• TASK DIRECTIONS:
Copy each line below in which the string "post" occurs.

++++ RECORDS SUPPLIED ++++

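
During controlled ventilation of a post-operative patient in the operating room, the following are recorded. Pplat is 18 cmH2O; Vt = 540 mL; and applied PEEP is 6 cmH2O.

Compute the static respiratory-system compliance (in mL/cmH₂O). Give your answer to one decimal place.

Cstat = Vt / (Pplat − PEEP) = 540 / (18 − 6) = 540 / 12.0 = 45.0 mL/cmH2O.

45.0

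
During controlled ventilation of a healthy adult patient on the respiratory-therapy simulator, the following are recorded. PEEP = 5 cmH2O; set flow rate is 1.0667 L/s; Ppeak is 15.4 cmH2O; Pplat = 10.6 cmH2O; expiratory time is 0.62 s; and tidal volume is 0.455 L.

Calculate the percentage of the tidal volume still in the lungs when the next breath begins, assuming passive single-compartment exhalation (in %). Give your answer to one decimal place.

R = (PIP − Pplat)/V̇ = (15.4 − 10.6) / 1.0667 = 4.8/1.0667 = 4.5 cmH2O·s/L.
C = Vt/(Pplat − PEEP) = 455.0 / (10.6 − 5) = 455.0/5.6 = 81.25 mL/cmH2O.
τ = R × C = 4.5 × 0.08125 L/cmH2O = 0.3656 s.
Fraction remaining at end-expiration = e^(−Te/τ) = e^(−0.62/0.3656) = 0.1834 → 18.34%.

18.3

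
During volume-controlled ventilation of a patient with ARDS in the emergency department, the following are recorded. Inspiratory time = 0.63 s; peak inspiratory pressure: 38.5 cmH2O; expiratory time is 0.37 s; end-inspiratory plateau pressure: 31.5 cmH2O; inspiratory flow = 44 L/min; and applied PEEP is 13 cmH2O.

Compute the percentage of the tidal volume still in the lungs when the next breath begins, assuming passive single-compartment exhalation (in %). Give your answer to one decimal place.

Flow: 44 L/min ÷ 60 = 0.7333 L/s.
Vt = flow × Ti = 0.7333 L/s × 0.63 s × 1000 mL/L = 461.98 mL.
R = (PIP − Pplat)/V̇ = (38.5 − 31.5) / 0.7333 = 7.0/0.7333 = 9.546 cmH2O·s/L.
C = Vt/(Pplat − PEEP) = 461.98 / (31.5 − 13) = 461.98/18.5 = 24.972 mL/cmH2O.
τ = R × C = 9.546 × 0.02497 L/cmH2O = 0.2384 s.
Fraction remaining at end-expiration = e^(−Te/τ) = e^(−0.37/0.2384) = 0.2118 → 21.18%.

21.2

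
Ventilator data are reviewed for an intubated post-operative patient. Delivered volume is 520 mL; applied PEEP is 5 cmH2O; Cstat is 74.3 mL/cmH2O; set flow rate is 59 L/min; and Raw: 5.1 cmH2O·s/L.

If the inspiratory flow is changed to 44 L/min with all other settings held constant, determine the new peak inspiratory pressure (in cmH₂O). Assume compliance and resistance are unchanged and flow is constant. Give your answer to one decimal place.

15.7

Flow: 59 L/min ÷ 60 = 0.9833 L/s.
New flow: 44 L/min ÷ 60 = 0.7333 L/s.
PIP = Vt/C + R·V̇ + PEEP (constant-flow equation of motion).
Only the resistive term changes: ΔPIP = R × ΔV̇ = 5.1 × (0.7333 − 0.9833) = 5.1 × -0.25 = -1.275 cmH2O.
Original PIP = 520/74.3 + 5.1×0.9833 + 5 = 17.013 cmH2O; new PIP = 17.013 + (-1.275) = 15.738 cmH2O.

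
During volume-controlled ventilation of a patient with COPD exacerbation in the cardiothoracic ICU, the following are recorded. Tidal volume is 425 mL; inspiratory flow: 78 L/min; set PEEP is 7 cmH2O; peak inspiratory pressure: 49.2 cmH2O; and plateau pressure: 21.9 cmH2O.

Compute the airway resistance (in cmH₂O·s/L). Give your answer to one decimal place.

Flow: 78 L/min ÷ 60 = 1.3 L/s.
Raw = (PIP − Pplat) / flow = (49.2 − 21.9) / 1.3 = 27.3 / 1.3 = 21.0 cmH2O·s/L.

21.0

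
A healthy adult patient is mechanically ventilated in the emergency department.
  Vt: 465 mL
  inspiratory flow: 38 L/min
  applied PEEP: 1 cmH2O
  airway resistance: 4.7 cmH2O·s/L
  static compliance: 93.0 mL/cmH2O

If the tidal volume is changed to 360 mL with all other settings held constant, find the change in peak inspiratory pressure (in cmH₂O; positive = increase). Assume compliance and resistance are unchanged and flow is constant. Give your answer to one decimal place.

PIP = Vt/C + R·V̇ + PEEP (constant-flow equation of motion).
Only the elastic term changes: ΔPIP = ΔVt / C = (360 − 465) / 93.0 = -1.129 cmH2O.

-1.1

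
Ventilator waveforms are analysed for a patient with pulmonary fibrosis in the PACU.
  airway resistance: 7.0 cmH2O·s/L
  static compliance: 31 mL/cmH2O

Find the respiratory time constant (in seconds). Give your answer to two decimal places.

τ = R × C = 7.0 × 31 mL/cmH2O = 7.0 × 0.031 L/cmH2O = 0.217 s.

0.22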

++++

• TASK RESULT:
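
During controlled ventilation of a post-operative patient in the operating room, the following are recorded. Pplat is 18 cmH2O; Vt = 540 mL; and applied PEEP is 6 cmH2O.
Ventilator data are reviewed for an intubated post-operative patient. Delivered volume is 520 mL; applied PEEP is 5 cmH2O; Cstat is 74.3 mL/cmH2O; set flow rate is 59 L/min; and Raw: 5.1 cmH2O·s/L.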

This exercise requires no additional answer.